▸ EXERCISE GOAL: Records appear below. Give all of them again, exactly.

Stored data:

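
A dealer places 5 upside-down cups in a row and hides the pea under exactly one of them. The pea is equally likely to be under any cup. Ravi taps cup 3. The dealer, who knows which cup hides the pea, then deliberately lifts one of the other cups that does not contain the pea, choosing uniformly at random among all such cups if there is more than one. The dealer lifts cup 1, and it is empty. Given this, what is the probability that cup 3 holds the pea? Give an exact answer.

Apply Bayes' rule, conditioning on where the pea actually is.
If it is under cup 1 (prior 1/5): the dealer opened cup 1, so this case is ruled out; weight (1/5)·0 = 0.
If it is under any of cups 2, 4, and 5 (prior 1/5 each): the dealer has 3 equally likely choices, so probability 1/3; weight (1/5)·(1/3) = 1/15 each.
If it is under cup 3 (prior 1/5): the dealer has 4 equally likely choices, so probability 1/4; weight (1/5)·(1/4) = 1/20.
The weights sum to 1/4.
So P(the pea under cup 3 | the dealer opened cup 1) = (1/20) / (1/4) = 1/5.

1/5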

▸ EXERCISE ANSWER:
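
A dealer places 5 upside-down cups in a row and hides the pea under exactly one of them. The pea is equally likely to be under any cup. Ravi taps cup 3. The dealer, who knows which cup hides the pea, then deliberately lifts one of the other cups that does not contain the pea, choosing uniformly at random among all such cups if there is more than one. The dealer lifts cup 1, and it is empty. Given this, what is the probability that cup 3 holds the pea? Give an exact answer.

Apply Bayes' rule, conditioning on where the pea actually is.
If it is under cup 1 (prior 1/5): the dealer opened cup 1, so this case is ruled out; weight (1/5)·0 = 0.
If it is under any of cups 2, 4, and 5 (prior 1/5 each): the dealer has 3 equally likely choices, so probability 1/3; weight (1/5)·(1/3) = 1/15 each.
If it is under cup 3 (prior 1/5): the dealer has 4 equally likely choices, so probability 1/4; weight (1/5)·(1/4) = 1/20.
The weights sum to 1/4.
So P(the pea under cup 3 | the dealer opened cup 1) = (1/20) / (1/4) = 1/5.

1/5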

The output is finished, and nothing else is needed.